*Work task*
Copy out, from the entries below, each line holding the string "Answer".

Supplied records below:

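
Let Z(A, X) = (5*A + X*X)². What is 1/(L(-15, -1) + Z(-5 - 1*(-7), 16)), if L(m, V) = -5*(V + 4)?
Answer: 1/70741 ≈ 1.4136e-5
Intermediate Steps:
Z(A, X) = (X² + 5*A)² (Z(A, X) = (5*A + X²)² = (X² + 5*A)²)
L(m, V) = -20 - 5*V (L(m, V) = -5*(4 + V) = -20 - 5*V)
1/(L(-15, -1) + Z(-5 - 1*(-7), 16)) = 1/((-20 - 5*(-1)) + (16² + 5*(-5 - 1*(-7)))²) = 1/((-20 + 5) + (256 + 5*(-5 + 7))²) = 1/(-15 + (256 + 5*2)²) = 1/(-15 + (256 + 10)²) = 1/(-15 + 266²) = 1/(-15 + 70756) = 1/70741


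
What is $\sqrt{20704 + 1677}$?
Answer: $\sqrt{22381} \approx 149.6$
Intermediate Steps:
$\sqrt{20704 + 1677} = \sqrt{22381}$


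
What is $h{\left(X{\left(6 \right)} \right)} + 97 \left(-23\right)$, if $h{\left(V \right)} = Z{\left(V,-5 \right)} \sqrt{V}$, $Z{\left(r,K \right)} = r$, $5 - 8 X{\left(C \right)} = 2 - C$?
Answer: $-2231 + \frac{27 \sqrt{2}}{32} \approx -2229.8$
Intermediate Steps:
$X{\left(C \right)} = \frac{3}{8} + \frac{C}{8}$ ($X{\left(C \right)} = \frac{5}{8} - \frac{2 - C}{8} = \frac{5}{8} + \left(- \frac{1}{4} + \frac{C}{8}\right) = \frac{3}{8} + \frac{C}{8}$)
$h{\left(V \right)} = V^{\frac{3}{2}}$ ($h{\left(V \right)} = V \sqrt{V} = V^{\frac{3}{2}}$)
$h{\left(X{\left(6 \right)} \right)} + 97 \left(-23\right) = \left(\frac{3}{8} + \frac{1}{8} \cdot 6\right)^{\frac{3}{2}} + 97 \left(-23\right) = \left(\frac{3}{8} + \frac{3}{4}\right)^{\frac{3}{2}} - 2231 = \left(\frac{9}{8}\right)^{\frac{3}{2}} - 2231 = \frac{27 \sqrt{2}}{32} - 2231 = -2231 + \frac{27 \sqrt{2}}{32}$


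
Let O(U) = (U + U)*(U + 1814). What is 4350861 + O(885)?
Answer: 9128091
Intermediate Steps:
O(U) = 2*U*(1814 + U) (O(U) = (2*U)*(1814 + U) = 2*U*(1814 + U))
4350861 + O(885) = 4350861 + 2*885*(1814 + 885) = 4350861 + 2*885*2699 = 4350861 + 4777230 = 9128091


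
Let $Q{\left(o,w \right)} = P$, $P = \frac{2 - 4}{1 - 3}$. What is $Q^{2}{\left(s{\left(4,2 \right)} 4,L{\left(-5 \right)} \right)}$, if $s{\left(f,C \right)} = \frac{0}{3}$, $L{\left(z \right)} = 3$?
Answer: $1$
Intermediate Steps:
$P = 1$ ($P = - \frac{2}{-2} = \left(-2\right) \left(- \frac{1}{2}\right) = 1$)
$s{\left(f,C \right)} = 0$ ($s{\left(f,C \right)} = 0 \cdot \frac{1}{3} = 0$)
$Q{\left(o,w \right)} = 1$
$Q^{2}{\left(s{\left(4,2 \right)} 4,L{\left(-5 \right)} \right)} = 1^{2} = 1$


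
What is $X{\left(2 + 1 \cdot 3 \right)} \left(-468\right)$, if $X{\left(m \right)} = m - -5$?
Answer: $-4680$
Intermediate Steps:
$X{\left(m \right)} = 5 + m$ ($X{\left(m \right)} = m + 5 = 5 + m$)
$X{\left(2 + 1 \cdot 3 \right)} \left(-468\right) = \left(5 + \left(2 + 1 \cdot 3\right)\right) \left(-468\right) = \left(5 + \left(2 + 3\right)\right) \left(-468\right) = \left(5 + 5\right) \left(-468\right) = 10 \left(-468\right) = -4680$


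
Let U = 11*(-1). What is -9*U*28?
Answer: 2772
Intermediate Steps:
U = -11
-9*U*28 = -9*(-11)*28 = 99*28 = 2772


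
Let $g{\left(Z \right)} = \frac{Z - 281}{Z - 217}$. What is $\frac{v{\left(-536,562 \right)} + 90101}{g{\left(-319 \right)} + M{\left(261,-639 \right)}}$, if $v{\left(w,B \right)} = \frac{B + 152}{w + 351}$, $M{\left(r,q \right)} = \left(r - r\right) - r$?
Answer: $- \frac{1116754057}{3221220} \approx -346.69$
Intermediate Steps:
$g{\left(Z \right)} = \frac{-281 + Z}{-217 + Z}$
$M{\left(r,q \right)} = - r$ ($M{\left(r,q \right)} = 0 - r = - r$)
$v{\left(w,B \right)} = \frac{152 + B}{351 + w}$
$\frac{v{\left(-536,562 \right)} + 90101}{g{\left(-319 \right)} + M{\left(261,-639 \right)}} = \frac{\frac{152 + 562}{351 - 536} + 90101}{\frac{-281 - 319}{-217 - 319} - 261} = \frac{\frac{1}{-185} \cdot 714 + 90101}{\frac{1}{-536} \left(-600\right) - 261} = \frac{\left(- \frac{1}{185}\right) 714 + 90101}{\left(- \frac{1}{536}\right) \left(-600\right) - 261} = \frac{- \frac{714}{185} + 90101}{\frac{75}{67} - 261} = \frac{16667971}{185 \left(- \frac{17412}{67}\right)} = \frac{16667971}{185} \left(- \frac{67}{17412}\right) = - \frac{1116754057}{3221220}$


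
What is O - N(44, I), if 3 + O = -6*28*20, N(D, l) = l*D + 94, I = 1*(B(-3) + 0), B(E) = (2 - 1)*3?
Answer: -3589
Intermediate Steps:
B(E) = 3 (B(E) = 1*3 = 3)
I = 3 (I = 1*(3 + 0) = 1*3 = 3)
N(D, l) = 94 + D*l (N(D, l) = D*l + 94 = 94 + D*l)
O = -3363 (O = -3 - 6*28*20 = -3 - 168*20 = -3 - 3360 = -3363)
O - N(44, I) = -3363 - (94 + 44*3) = -3363 - (94 + 132) = -3363 - 1*226 = -3363 - 226 = -3589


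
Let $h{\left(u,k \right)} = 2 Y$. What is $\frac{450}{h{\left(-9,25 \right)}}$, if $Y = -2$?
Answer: $- \frac{225}{2} \approx -112.5$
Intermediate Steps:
$h{\left(u,k \right)} = -4$ ($h{\left(u,k \right)} = 2 \left(-2\right) = -4$)
$\frac{450}{h{\left(-9,25 \right)}} = \frac{450}{-4} = 450 \left(- \frac{1}{4}\right) = - \frac{225}{2}$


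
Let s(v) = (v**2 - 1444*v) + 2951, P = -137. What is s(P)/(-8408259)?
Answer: -219548/8408259 ≈ -0.026111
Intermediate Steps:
s(v) = 2951 + v**2 - 1444*v
s(P)/(-8408259) = (2951 + (-137)**2 - 1444*(-137))/(-8408259) = (2951 + 18769 + 197828)*(-1/8408259) = 219548*(-1/8408259) = -219548/8408259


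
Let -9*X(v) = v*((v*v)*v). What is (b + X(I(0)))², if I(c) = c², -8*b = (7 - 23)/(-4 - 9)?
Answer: 4/169 ≈ 0.023669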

End of Supplied records.

*Response for this exercise*
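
Answer: 1/70741 ≈ 1.4136e-5
Answer: $\sqrt{22381} \approx 149.6$
Answer: $-2231 + \frac{27 \sqrt{2}}{32} \approx -2229.8$
Answer: 9128091
Answer: $1$
Answer: $-4680$
Answer: 2772
Answer: $- \frac{1116754057}{3221220} \approx -346.69$
Answer: -3589
Answer: $- \frac{225}{2} \approx -112.5$
Answer: -219548/8408259 ≈ -0.026111
Answer: 4/169 ≈ 0.023669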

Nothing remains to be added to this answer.